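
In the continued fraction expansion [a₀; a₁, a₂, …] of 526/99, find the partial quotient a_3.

6

Apply division with remainder until the remainder is 0:
526 ÷ 99 → quotient 5, remainder 31
99 ÷ 31 → quotient 3, remainder 6
31 ÷ 6 → quotient 5, remainder 1
6 ÷ 1 → quotient 6, remainder 0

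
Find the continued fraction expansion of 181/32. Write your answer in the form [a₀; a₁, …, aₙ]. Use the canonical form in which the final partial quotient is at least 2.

[5; 1, 1, 1, 10]

⌊181/32⌋ = 5, remainder 21
⌊32/21⌋ = 1, remainder 11
⌊21/11⌋ = 1, remainder 10
⌊11/10⌋ = 1, remainder 1
⌊10/1⌋ = 10, remainder 0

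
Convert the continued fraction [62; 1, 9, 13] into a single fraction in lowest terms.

8240/131

a_0 = 62: 62/1
a_1 = 1: 63/1
a_2 = 9: 629/10
a_3 = 13: 8240/131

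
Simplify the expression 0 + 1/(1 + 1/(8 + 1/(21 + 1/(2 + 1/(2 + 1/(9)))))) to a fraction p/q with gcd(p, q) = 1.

8095/9101

Start with 9.
2 + 1/(9/1) = 2 + 1/9 = 19/9
2 + 1/(19/9) = 2 + 9/19 = 47/19
21 + 1/(47/19) = 21 + 19/47 = 1006/47
8 + 1/(1006/47) = 8 + 47/1006 = 8095/1006
1 + 1/(8095/1006) = 1 + 1006/8095 = 9101/8095
0 + 1/(9101/8095) = 0 + 8095/9101 = 8095/9101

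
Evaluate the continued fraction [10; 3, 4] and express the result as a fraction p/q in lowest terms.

134/13

Start with 4.
3 + 1/(4/1) = 3 + 1/4 = 13/4
10 + 1/(13/4) = 10 + 4/13 = 134/13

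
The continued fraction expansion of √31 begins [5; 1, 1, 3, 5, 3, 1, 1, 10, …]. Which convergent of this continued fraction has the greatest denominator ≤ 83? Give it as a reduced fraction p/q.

a_0 = 5: 5/1  (≤ bound)
a_1 = 1: 6/1  (≤ bound)
a_2 = 1: 11/2  (≤ bound)
a_3 = 3: 39/7  (≤ bound)
a_4 = 5: 206/37  (≤ bound)
a_5 = 3: 657/118  (> 83, stop)

206/37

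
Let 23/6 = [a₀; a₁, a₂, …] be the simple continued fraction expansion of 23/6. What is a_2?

5

Apply division with remainder until the remainder is 0:
⌊23/6⌋ = 3, remainder 5
⌊6/5⌋ = 1, remainder 1
⌊5/1⌋ = 5, remainder 0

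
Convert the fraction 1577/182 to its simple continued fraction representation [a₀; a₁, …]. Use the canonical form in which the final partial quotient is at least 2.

⌊1577/182⌋ = 8, remainder 121
⌊182/121⌋ = 1, remainder 61
⌊121/61⌋ = 1, remainder 60
⌊61/60⌋ = 1, remainder 1
⌊60/1⌋ = 60, remainder 0

[8; 1, 1, 1, 60]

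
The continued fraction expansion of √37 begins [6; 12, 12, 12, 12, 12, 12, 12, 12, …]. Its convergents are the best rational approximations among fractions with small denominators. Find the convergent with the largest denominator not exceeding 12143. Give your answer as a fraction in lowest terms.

a_0 = 6: 6/1  (≤ bound)
a_1 = 12: 73/12  (≤ bound)
a_2 = 12: 882/145  (≤ bound)
a_3 = 12: 10657/1752  (≤ bound)
a_4 = 12: 128766/21169  (> 12143, stop)

10657/1752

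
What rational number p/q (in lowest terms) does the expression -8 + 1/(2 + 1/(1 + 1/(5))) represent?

-130/17

Compute successive convergents:
a_0 = -8: -8/1
a_1 = 2: -15/2
a_2 = 1: -23/3
a_3 = 5: -130/17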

_ _ _ _ _

* **ASSIGNMENT**
Output all entries exactly as given above.

* **SOLUTION TO THIS EXERCISE**
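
In the continued fraction expansion [a₀; a₁, a₂, …] of 526/99, find the partial quotient a_3.

6

Apply division with remainder until the remainder is 0:
526 ÷ 99 → quotient 5, remainder 31
99 ÷ 31 → quotient 3, remainder 6
31 ÷ 6 → quotient 5, remainder 1
6 ÷ 1 → quotient 6, remainder 0

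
Find the continued fraction expansion of 181/32. Write your answer in the form [a₀; a₁, …, aₙ]. Use the canonical form in which the final partial quotient is at least 2.

[5; 1, 1, 1, 10]

⌊181/32⌋ = 5, remainder 21
⌊32/21⌋ = 1, remainder 11
⌊21/11⌋ = 1, remainder 10
⌊11/10⌋ = 1, remainder 1
⌊10/1⌋ = 10, remainder 0

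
Convert the continued fraction [62; 1, 9, 13] into a single fraction in lowest terms.

8240/131

a_0 = 62: 62/1
a_1 = 1: 63/1
a_2 = 9: 629/10
a_3 = 13: 8240/131

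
Simplify the expression 0 + 1/(1 + 1/(8 + 1/(21 + 1/(2 + 1/(2 + 1/(9)))))) to a fraction p/q with gcd(p, q) = 1.

8095/9101

Start with 9.
2 + 1/(9/1) = 2 + 1/9 = 19/9
2 + 1/(19/9) = 2 + 9/19 = 47/19
21 + 1/(47/19) = 21 + 19/47 = 1006/47
8 + 1/(1006/47) = 8 + 47/1006 = 8095/1006
1 + 1/(8095/1006) = 1 + 1006/8095 = 9101/8095
0 + 1/(9101/8095) = 0 + 8095/9101 = 8095/9101

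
Evaluate the continued fraction [10; 3, 4] and express the result as a fraction p/q in lowest terms.

134/13

Start with 4.
3 + 1/(4/1) = 3 + 1/4 = 13/4
10 + 1/(13/4) = 10 + 4/13 = 134/13

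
The continued fraction expansion of √31 begins [5; 1, 1, 3, 5, 3, 1, 1, 10, …]. Which convergent of this continued fraction has the greatest denominator ≤ 83? Give it as a reduced fraction p/q.

a_0 = 5: 5/1  (≤ bound)
a_1 = 1: 6/1  (≤ bound)
a_2 = 1: 11/2  (≤ bound)
a_3 = 3: 39/7  (≤ bound)
a_4 = 5: 206/37  (≤ bound)
a_5 = 3: 657/118  (> 83, stop)

206/37

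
Let 23/6 = [a₀; a₁, a₂, …] be the simple continued fraction expansion of 23/6. What is a_2?

5

Apply division with remainder until the remainder is 0:
⌊23/6⌋ = 3, remainder 5
⌊6/5⌋ = 1, remainder 1
⌊5/1⌋ = 5, remainder 0

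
Convert the fraction 1577/182 to its simple continued fraction representation [a₀; a₁, …]. Use the canonical form in which the final partial quotient is at least 2.

⌊1577/182⌋ = 8, remainder 121
⌊182/121⌋ = 1, remainder 61
⌊121/61⌋ = 1, remainder 60
⌊61/60⌋ = 1, remainder 1
⌊60/1⌋ = 60, remainder 0

[8; 1, 1, 1, 60]

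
The continued fraction expansion of √37 begins [6; 12, 12, 12, 12, 12, 12, 12, 12, …]. Its convergents are the best rational approximations among fractions with small denominators. Find the convergent with the largest denominator not exceeding 12143. Give your answer as a fraction in lowest terms.

a_0 = 6: 6/1  (≤ bound)
a_1 = 12: 73/12  (≤ bound)
a_2 = 12: 882/145  (≤ bound)
a_3 = 12: 10657/1752  (≤ bound)
a_4 = 12: 128766/21169  (> 12143, stop)

10657/1752

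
What rational number p/q (in lowest terms) does the expression -8 + 1/(2 + 1/(1 + 1/(5))) represent?

-130/17

Compute successive convergents:
a_0 = -8: -8/1
a_1 = 2: -15/2
a_2 = 1: -23/3
a_3 = 5: -130/17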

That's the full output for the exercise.